## [THE PROBLEM]
Find the lines of the records in which the word "pending" appears and report how many there are, as a number alone.

## [GIVEN ENTRIES]
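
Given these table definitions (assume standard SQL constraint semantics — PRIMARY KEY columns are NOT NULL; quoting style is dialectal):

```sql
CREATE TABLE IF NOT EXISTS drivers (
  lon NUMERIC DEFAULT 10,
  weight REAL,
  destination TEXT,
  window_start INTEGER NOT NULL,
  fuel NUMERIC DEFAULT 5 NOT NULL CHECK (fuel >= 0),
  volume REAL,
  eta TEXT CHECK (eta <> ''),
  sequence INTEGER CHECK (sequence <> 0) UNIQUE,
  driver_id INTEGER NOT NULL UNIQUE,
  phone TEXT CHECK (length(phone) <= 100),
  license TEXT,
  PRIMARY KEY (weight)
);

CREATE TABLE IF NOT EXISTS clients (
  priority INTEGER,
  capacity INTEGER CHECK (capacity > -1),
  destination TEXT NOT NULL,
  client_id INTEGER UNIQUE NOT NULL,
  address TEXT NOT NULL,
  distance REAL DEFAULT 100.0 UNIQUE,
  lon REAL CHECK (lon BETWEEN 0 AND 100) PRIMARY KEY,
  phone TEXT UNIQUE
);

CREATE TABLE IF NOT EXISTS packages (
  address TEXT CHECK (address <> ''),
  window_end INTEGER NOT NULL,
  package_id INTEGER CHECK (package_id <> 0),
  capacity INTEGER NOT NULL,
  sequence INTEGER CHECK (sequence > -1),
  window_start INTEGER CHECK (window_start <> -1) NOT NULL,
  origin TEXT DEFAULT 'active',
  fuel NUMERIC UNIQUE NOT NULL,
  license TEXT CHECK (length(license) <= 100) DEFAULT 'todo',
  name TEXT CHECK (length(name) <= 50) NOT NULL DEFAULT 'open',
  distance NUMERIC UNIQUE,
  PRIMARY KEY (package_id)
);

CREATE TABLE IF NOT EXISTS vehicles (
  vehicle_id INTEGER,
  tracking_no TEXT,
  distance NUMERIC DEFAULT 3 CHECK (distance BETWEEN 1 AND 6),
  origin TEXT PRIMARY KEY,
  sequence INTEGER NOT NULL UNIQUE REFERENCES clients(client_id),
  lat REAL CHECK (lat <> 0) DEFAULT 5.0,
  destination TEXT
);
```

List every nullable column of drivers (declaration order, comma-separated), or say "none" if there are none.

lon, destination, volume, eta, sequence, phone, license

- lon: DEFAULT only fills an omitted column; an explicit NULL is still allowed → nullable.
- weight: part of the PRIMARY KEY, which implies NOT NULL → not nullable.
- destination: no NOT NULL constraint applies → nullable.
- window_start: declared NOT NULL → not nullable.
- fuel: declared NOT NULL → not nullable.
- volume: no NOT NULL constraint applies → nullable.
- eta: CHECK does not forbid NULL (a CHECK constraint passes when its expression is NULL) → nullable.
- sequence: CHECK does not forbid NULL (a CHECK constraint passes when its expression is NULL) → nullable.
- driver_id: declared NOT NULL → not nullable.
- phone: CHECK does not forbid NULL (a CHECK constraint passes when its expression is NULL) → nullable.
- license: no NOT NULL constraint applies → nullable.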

...

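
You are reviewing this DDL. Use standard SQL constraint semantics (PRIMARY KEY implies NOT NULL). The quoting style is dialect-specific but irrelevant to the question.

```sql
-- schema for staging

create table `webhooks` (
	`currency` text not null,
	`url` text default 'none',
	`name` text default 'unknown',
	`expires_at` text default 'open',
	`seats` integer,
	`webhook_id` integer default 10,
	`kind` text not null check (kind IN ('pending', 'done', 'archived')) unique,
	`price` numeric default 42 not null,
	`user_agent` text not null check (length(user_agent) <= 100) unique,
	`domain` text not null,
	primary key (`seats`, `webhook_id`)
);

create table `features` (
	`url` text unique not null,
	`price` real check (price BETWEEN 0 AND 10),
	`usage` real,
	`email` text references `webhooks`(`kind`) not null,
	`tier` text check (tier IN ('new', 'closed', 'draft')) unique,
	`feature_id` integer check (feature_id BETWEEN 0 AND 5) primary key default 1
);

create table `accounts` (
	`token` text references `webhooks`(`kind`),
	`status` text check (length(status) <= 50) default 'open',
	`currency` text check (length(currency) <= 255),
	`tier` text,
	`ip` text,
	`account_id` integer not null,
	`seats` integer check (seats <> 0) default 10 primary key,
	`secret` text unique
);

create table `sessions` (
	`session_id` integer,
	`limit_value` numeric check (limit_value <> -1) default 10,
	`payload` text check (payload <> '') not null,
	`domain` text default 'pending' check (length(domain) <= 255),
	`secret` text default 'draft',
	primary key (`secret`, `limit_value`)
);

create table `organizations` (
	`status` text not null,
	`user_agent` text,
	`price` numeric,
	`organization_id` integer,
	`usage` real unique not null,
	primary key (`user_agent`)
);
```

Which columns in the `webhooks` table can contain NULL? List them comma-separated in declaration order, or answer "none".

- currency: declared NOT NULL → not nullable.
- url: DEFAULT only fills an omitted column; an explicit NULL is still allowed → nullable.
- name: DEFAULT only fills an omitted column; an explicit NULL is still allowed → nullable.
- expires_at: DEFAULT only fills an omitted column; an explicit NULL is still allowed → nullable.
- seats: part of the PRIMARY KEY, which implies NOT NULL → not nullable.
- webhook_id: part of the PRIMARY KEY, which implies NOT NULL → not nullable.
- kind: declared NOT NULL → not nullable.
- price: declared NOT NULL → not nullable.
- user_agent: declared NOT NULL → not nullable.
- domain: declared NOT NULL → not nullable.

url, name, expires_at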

## [SOLUTION]
2